Aim of the exercise → Repeat, exactly and completely, the entries shown underneath.

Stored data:
----
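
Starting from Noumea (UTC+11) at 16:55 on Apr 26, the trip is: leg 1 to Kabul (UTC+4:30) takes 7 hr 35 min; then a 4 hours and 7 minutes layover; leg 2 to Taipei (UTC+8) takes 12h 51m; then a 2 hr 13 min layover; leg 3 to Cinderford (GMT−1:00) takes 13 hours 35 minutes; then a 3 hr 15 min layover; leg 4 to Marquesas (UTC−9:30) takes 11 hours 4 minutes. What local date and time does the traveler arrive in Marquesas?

03:05 on April 28

Convert departure to UTC: 16:55 − 11:00 = 05:55 UTC on Apr 26.
Add 7 hours and 35 minutes leg 1 → 13:30 UTC.
Add 4 hours 7 minutes layover in Kabul → 17:37 UTC.
Add 12 hours 51 minutes leg 2 → 06:28 UTC (Apr 27).
Add 2 hours 13 minutes layover in Taipei → 08:41 UTC.
Add 13 hours 35 minutes leg 3 → 22:16 UTC.
Add 3 hours 15 minutes layover in Cinderford → 01:31 UTC (Apr 28).
Add 11 hours 4 minutes leg 4 → 12:35 UTC.
Marquesas is UTC−9:30, so local arrival = 12:35 − 9:30 = 03:05 on Apr 28.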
----
Output below →
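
Starting from Noumea (UTC+11) at 16:55 on Apr 26, the trip is: leg 1 to Kabul (UTC+4:30) takes 7 hr 35 min; then a 4 hours and 7 minutes layover; leg 2 to Taipei (UTC+8) takes 12h 51m; then a 2 hr 13 min layover; leg 3 to Cinderford (GMT−1:00) takes 13 hours 35 minutes; then a 3 hr 15 min layover; leg 4 to Marquesas (UTC−9:30) takes 11 hours 4 minutes. What local date and time does the traveler arrive in Marquesas?

03:05 on April 28

Convert departure to UTC: 16:55 − 11:00 = 05:55 UTC on Apr 26.
Add 7 hours and 35 minutes leg 1 → 13:30 UTC.
Add 4 hours 7 minutes layover in Kabul → 17:37 UTC.
Add 12 hours 51 minutes leg 2 → 06:28 UTC (Apr 27).
Add 2 hours 13 minutes layover in Taipei → 08:41 UTC.
Add 13 hours 35 minutes leg 3 → 22:16 UTC.
Add 3 hours 15 minutes layover in Cinderford → 01:31 UTC (Apr 28).
Add 11 hours 4 minutes leg 4 → 12:35 UTC.
Marquesas is UTC−9:30, so local arrival = 12:35 − 9:30 = 03:05 on Apr 28.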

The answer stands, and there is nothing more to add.